Required action
Nothing may be dropped or added when the entries below are copied.

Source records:
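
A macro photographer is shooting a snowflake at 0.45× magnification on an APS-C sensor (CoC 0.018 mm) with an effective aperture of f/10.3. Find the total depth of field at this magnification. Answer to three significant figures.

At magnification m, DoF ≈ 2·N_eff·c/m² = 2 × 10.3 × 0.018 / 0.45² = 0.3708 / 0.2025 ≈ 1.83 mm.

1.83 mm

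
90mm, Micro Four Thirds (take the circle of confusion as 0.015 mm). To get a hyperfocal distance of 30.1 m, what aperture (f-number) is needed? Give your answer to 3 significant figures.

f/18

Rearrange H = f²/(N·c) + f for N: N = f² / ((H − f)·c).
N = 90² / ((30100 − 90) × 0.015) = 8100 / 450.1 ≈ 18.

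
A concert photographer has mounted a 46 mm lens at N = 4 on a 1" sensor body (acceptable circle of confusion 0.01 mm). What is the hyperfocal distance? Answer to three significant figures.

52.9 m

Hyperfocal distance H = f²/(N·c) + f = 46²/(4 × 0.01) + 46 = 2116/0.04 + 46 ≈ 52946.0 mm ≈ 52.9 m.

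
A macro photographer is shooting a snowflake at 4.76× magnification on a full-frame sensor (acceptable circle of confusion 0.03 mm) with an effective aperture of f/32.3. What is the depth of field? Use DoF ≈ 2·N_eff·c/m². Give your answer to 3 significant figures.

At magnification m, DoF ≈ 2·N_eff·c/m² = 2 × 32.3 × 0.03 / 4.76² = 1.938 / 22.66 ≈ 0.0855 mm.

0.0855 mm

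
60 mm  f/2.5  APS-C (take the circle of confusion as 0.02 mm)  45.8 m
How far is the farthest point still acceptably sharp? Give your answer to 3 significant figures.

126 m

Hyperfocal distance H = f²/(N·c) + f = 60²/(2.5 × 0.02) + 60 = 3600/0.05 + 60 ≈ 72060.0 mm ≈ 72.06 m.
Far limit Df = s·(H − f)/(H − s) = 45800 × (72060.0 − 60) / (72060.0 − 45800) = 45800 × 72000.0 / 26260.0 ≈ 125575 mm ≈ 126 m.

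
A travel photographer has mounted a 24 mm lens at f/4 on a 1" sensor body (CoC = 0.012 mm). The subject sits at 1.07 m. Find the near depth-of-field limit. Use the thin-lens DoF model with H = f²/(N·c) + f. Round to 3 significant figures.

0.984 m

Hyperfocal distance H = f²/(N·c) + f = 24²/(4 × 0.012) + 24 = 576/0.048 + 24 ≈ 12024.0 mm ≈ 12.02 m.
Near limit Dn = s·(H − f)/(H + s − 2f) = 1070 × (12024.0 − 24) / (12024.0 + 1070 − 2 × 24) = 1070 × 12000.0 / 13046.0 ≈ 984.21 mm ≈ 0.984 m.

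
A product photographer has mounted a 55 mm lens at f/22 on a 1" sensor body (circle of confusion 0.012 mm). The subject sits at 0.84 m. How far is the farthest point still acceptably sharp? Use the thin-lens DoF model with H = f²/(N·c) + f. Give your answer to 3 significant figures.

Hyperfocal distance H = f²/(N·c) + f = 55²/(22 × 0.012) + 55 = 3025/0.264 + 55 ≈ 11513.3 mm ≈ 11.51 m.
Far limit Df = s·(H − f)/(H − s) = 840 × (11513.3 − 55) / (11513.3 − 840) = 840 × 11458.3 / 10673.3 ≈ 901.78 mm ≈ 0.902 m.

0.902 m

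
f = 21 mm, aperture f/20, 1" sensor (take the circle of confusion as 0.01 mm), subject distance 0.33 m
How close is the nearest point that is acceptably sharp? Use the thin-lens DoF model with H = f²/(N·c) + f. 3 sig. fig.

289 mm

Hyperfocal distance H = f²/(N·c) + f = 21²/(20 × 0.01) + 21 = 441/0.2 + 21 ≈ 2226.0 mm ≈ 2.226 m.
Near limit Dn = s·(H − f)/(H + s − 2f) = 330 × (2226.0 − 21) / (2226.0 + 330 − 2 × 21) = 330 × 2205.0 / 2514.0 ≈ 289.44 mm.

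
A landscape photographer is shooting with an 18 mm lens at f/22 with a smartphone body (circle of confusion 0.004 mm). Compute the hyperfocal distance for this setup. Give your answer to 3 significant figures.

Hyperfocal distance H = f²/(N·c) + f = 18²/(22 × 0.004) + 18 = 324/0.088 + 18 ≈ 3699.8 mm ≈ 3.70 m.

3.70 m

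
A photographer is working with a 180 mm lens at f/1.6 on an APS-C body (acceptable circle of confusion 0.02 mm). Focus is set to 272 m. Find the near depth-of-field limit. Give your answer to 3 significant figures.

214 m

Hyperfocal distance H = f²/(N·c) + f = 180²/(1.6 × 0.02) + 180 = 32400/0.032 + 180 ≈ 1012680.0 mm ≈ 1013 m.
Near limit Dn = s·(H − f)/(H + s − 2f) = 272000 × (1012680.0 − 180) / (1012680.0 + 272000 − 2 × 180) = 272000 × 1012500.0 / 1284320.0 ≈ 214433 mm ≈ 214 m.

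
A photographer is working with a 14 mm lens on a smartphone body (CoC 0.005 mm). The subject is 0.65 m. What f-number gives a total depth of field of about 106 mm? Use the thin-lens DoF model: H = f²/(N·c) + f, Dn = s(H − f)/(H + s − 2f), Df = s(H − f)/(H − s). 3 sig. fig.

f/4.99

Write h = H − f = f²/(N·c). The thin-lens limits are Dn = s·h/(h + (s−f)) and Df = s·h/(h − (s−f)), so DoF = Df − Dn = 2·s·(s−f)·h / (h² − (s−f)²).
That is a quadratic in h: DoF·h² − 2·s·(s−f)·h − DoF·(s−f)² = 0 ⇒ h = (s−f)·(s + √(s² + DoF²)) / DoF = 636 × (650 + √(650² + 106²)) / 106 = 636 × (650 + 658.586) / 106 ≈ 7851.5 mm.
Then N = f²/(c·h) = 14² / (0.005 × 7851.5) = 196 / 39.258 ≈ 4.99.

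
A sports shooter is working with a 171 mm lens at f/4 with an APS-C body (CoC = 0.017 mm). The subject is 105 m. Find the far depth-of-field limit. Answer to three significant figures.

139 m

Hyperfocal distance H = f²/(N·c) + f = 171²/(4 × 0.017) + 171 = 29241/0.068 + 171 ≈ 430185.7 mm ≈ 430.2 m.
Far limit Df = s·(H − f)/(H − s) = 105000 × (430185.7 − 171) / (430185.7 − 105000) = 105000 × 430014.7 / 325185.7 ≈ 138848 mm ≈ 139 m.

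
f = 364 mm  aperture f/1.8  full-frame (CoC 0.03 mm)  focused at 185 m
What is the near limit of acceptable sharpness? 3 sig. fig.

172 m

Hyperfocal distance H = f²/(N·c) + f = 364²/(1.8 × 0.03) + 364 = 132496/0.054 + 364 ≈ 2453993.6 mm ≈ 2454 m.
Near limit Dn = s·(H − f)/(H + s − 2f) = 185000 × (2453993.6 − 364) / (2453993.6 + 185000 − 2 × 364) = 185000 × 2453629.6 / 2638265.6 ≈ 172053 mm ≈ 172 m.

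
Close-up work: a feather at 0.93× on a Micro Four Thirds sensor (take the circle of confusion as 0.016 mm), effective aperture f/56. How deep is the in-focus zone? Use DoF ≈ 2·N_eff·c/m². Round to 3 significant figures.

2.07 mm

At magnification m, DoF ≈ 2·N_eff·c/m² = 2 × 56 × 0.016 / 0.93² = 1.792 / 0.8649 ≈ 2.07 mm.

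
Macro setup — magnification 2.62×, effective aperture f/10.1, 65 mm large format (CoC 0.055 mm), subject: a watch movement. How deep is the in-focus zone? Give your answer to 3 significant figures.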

Result for this task
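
A macro photographer is shooting a snowflake at 0.45× magnification on an APS-C sensor (CoC 0.018 mm) with an effective aperture of f/10.3. Find the total depth of field at this magnification. Answer to three significant figures.

At magnification m, DoF ≈ 2·N_eff·c/m² = 2 × 10.3 × 0.018 / 0.45² = 0.3708 / 0.2025 ≈ 1.83 mm.

1.83 mm

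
90mm, Micro Four Thirds (take the circle of confusion as 0.015 mm). To get a hyperfocal distance of 30.1 m, what aperture (f-number) is needed? Give your answer to 3 significant figures.

f/18

Rearrange H = f²/(N·c) + f for N: N = f² / ((H − f)·c).
N = 90² / ((30100 − 90) × 0.015) = 8100 / 450.1 ≈ 18.

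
A concert photographer has mounted a 46 mm lens at N = 4 on a 1" sensor body (acceptable circle of confusion 0.01 mm). What is the hyperfocal distance? Answer to three significant figures.

52.9 m

Hyperfocal distance H = f²/(N·c) + f = 46²/(4 × 0.01) + 46 = 2116/0.04 + 46 ≈ 52946.0 mm ≈ 52.9 m.

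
A macro photographer is shooting a snowflake at 4.76× magnification on a full-frame sensor (acceptable circle of confusion 0.03 mm) with an effective aperture of f/32.3. What is the depth of field? Use DoF ≈ 2·N_eff·c/m². Give your answer to 3 significant figures.

At magnification m, DoF ≈ 2·N_eff·c/m² = 2 × 32.3 × 0.03 / 4.76² = 1.938 / 22.66 ≈ 0.0855 mm.

0.0855 mm

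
60 mm  f/2.5  APS-C (take the circle of confusion as 0.02 mm)  45.8 m
How far is the farthest point still acceptably sharp? Give your answer to 3 significant figures.

126 m

Hyperfocal distance H = f²/(N·c) + f = 60²/(2.5 × 0.02) + 60 = 3600/0.05 + 60 ≈ 72060.0 mm ≈ 72.06 m.
Far limit Df = s·(H − f)/(H − s) = 45800 × (72060.0 − 60) / (72060.0 − 45800) = 45800 × 72000.0 / 26260.0 ≈ 125575 mm ≈ 126 m.

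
A travel photographer has mounted a 24 mm lens at f/4 on a 1" sensor body (CoC = 0.012 mm). The subject sits at 1.07 m. Find the near depth-of-field limit. Use the thin-lens DoF model with H = f²/(N·c) + f. Round to 3 significant figures.

0.984 m

Hyperfocal distance H = f²/(N·c) + f = 24²/(4 × 0.012) + 24 = 576/0.048 + 24 ≈ 12024.0 mm ≈ 12.02 m.
Near limit Dn = s·(H − f)/(H + s − 2f) = 1070 × (12024.0 − 24) / (12024.0 + 1070 − 2 × 24) = 1070 × 12000.0 / 13046.0 ≈ 984.21 mm ≈ 0.984 m.

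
A product photographer has mounted a 55 mm lens at f/22 on a 1" sensor body (circle of confusion 0.012 mm). The subject sits at 0.84 m. How far is the farthest point still acceptably sharp? Use the thin-lens DoF model with H = f²/(N·c) + f. Give your answer to 3 significant figures.

Hyperfocal distance H = f²/(N·c) + f = 55²/(22 × 0.012) + 55 = 3025/0.264 + 55 ≈ 11513.3 mm ≈ 11.51 m.
Far limit Df = s·(H − f)/(H − s) = 840 × (11513.3 − 55) / (11513.3 − 840) = 840 × 11458.3 / 10673.3 ≈ 901.78 mm ≈ 0.902 m.

0.902 m

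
f = 21 mm, aperture f/20, 1" sensor (take the circle of confusion as 0.01 mm), subject distance 0.33 m
How close is the nearest point that is acceptably sharp? Use the thin-lens DoF model with H = f²/(N·c) + f. 3 sig. fig.

289 mm

Hyperfocal distance H = f²/(N·c) + f = 21²/(20 × 0.01) + 21 = 441/0.2 + 21 ≈ 2226.0 mm ≈ 2.226 m.
Near limit Dn = s·(H − f)/(H + s − 2f) = 330 × (2226.0 − 21) / (2226.0 + 330 − 2 × 21) = 330 × 2205.0 / 2514.0 ≈ 289.44 mm.

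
A landscape photographer is shooting with an 18 mm lens at f/22 with a smartphone body (circle of confusion 0.004 mm). Compute the hyperfocal distance for this setup. Give your answer to 3 significant figures.

Hyperfocal distance H = f²/(N·c) + f = 18²/(22 × 0.004) + 18 = 324/0.088 + 18 ≈ 3699.8 mm ≈ 3.70 m.

3.70 m

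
A photographer is working with a 180 mm lens at f/1.6 on an APS-C body (acceptable circle of confusion 0.02 mm). Focus is set to 272 m. Find the near depth-of-field limit. Give your answer to 3 significant figures.

214 m

Hyperfocal distance H = f²/(N·c) + f = 180²/(1.6 × 0.02) + 180 = 32400/0.032 + 180 ≈ 1012680.0 mm ≈ 1013 m.
Near limit Dn = s·(H − f)/(H + s − 2f) = 272000 × (1012680.0 − 180) / (1012680.0 + 272000 − 2 × 180) = 272000 × 1012500.0 / 1284320.0 ≈ 214433 mm ≈ 214 m.

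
A photographer is working with a 14 mm lens on a smartphone body (CoC 0.005 mm). The subject is 0.65 m. What f-number gives a total depth of field of about 106 mm? Use the thin-lens DoF model: H = f²/(N·c) + f, Dn = s(H − f)/(H + s − 2f), Df = s(H − f)/(H − s). 3 sig. fig.

f/4.99

Write h = H − f = f²/(N·c). The thin-lens limits are Dn = s·h/(h + (s−f)) and Df = s·h/(h − (s−f)), so DoF = Df − Dn = 2·s·(s−f)·h / (h² − (s−f)²).
That is a quadratic in h: DoF·h² − 2·s·(s−f)·h − DoF·(s−f)² = 0 ⇒ h = (s−f)·(s + √(s² + DoF²)) / DoF = 636 × (650 + √(650² + 106²)) / 106 = 636 × (650 + 658.586) / 106 ≈ 7851.5 mm.
Then N = f²/(c·h) = 14² / (0.005 × 7851.5) = 196 / 39.258 ≈ 4.99.

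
A sports shooter is working with a 171 mm lens at f/4 with an APS-C body (CoC = 0.017 mm). The subject is 105 m. Find the far depth-of-field limit. Answer to three significant figures.

139 m

Hyperfocal distance H = f²/(N·c) + f = 171²/(4 × 0.017) + 171 = 29241/0.068 + 171 ≈ 430185.7 mm ≈ 430.2 m.
Far limit Df = s·(H − f)/(H − s) = 105000 × (430185.7 − 171) / (430185.7 − 105000) = 105000 × 430014.7 / 325185.7 ≈ 138848 mm ≈ 139 m.

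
f = 364 mm  aperture f/1.8  full-frame (CoC 0.03 mm)  focused at 185 m
What is the near limit of acceptable sharpness? 3 sig. fig.

172 m

Hyperfocal distance H = f²/(N·c) + f = 364²/(1.8 × 0.03) + 364 = 132496/0.054 + 364 ≈ 2453993.6 mm ≈ 2454 m.
Near limit Dn = s·(H − f)/(H + s − 2f) = 185000 × (2453993.6 − 364) / (2453993.6 + 185000 − 2 × 364) = 185000 × 2453629.6 / 2638265.6 ≈ 172053 mm ≈ 172 m.

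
Close-up work: a feather at 0.93× on a Micro Four Thirds sensor (take the circle of confusion as 0.016 mm), effective aperture f/56. How deep is the in-focus zone? Use DoF ≈ 2·N_eff·c/m². Round to 3 significant figures.

2.07 mm

At magnification m, DoF ≈ 2·N_eff·c/m² = 2 × 56 × 0.016 / 0.93² = 1.792 / 0.8649 ≈ 2.07 mm.

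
Macro setup — magnification 2.62×, effective aperture f/10.1, 65 mm large format (CoC 0.055 mm), subject: a watch movement. How deep is the in-focus zone? Give your answer to 3 significant figures.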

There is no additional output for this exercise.